** Opening SUPPLIED MATERIAL block **

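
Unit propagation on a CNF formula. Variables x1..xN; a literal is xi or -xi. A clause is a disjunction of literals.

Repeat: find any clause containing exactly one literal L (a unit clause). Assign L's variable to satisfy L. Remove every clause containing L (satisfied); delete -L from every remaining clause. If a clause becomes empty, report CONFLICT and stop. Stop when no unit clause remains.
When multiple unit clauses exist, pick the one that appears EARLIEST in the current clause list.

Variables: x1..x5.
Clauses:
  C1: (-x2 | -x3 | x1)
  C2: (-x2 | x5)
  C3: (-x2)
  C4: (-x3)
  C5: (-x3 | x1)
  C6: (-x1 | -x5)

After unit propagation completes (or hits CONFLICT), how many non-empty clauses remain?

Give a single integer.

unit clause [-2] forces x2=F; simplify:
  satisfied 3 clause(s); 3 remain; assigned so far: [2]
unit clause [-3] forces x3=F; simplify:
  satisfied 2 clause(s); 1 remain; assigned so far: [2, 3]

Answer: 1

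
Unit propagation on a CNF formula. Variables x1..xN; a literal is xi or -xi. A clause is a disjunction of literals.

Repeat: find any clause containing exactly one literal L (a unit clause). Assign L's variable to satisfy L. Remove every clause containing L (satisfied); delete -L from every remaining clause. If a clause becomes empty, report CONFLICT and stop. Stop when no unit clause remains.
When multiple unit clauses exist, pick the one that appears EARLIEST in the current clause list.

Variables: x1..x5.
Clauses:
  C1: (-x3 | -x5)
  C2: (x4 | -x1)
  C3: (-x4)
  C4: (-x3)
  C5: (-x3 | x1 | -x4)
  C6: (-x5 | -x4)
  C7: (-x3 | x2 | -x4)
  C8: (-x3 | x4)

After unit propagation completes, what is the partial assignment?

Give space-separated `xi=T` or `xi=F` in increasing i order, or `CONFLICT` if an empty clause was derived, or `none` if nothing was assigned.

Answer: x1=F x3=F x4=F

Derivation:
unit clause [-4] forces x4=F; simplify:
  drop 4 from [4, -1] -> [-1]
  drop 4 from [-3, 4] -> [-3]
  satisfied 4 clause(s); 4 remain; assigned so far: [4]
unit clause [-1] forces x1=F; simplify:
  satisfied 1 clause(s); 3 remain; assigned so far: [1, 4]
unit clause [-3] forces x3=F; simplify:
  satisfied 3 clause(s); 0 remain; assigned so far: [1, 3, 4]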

** Closing SUPPLIED MATERIAL block **
** Opening SUPPLIED MATERIAL block **

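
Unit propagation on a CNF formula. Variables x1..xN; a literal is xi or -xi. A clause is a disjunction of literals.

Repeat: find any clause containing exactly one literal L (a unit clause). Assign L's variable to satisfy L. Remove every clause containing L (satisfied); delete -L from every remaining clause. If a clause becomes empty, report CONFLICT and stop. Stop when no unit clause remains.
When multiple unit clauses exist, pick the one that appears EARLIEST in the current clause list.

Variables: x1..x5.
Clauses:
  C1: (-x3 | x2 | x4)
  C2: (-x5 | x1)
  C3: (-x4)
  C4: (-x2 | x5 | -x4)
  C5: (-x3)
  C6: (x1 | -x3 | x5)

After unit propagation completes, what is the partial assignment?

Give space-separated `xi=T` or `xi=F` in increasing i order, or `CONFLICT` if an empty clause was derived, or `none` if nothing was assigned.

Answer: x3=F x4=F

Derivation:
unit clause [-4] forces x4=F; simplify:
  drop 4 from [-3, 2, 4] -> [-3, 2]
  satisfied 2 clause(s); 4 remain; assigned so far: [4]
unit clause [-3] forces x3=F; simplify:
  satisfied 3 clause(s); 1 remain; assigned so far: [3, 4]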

** Closing SUPPLIED MATERIAL block **

• EXERCISE PROMPT
Retype exactly the span of lines from the one with "C2: (-x2 | x5)" through the one with "After unit propagation completes (or"; include both ends and omit the rest of the material.

• THE COMPLETED TASK
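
  C2: (-x2 | x5)
  C3: (-x2)
  C4: (-x3)
  C5: (-x3 | x1)
  C6: (-x1 | -x5)

After unit propagation completes (or hits CONFLICT), how many non-empty clauses remain?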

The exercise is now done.